BEGIN LISTED ENTRIES
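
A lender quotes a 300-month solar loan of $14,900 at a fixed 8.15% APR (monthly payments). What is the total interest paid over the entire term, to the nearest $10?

$20,050

Monthly rate = 8.15%/12 = 0.0067917; payment = 14,900 × 0.0067917 / (1 − (1+0.0067917)^−300) = $116.49.
Total paid = 300 × $116.49 = $34,947.00; interest = $34,947.00 − $14,900 = $20,047.00.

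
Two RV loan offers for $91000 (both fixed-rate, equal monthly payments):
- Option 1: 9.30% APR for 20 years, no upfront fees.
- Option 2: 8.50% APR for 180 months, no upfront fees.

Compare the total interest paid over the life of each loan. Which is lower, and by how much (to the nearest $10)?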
END LISTED ENTRIES
WHAT YOU ARE ASKED TO DO: Copy the whole listing out exactly, so that every line matches what is above.

YOUR SOLUTION:
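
A lender quotes a 300-month solar loan of $14,900 at a fixed 8.15% APR (monthly payments). What is the total interest paid over the entire term, to the nearest $10?

$20,050

Monthly rate = 8.15%/12 = 0.0067917; payment = 14,900 × 0.0067917 / (1 − (1+0.0067917)^−300) = $116.49.
Total paid = 300 × $116.49 = $34,947.00; interest = $34,947.00 − $14,900 = $20,047.00.

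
Two RV loan offers for $91000 (both fixed-rate, equal monthly payments):
- Option 1: 9.30% APR for 20 years, no upfront fees.
- Option 2: 8.50% APR for 180 months, no upfront fees.

Compare the total interest paid over the life of each loan. Which is lower, and by how much (to the nearest $10)?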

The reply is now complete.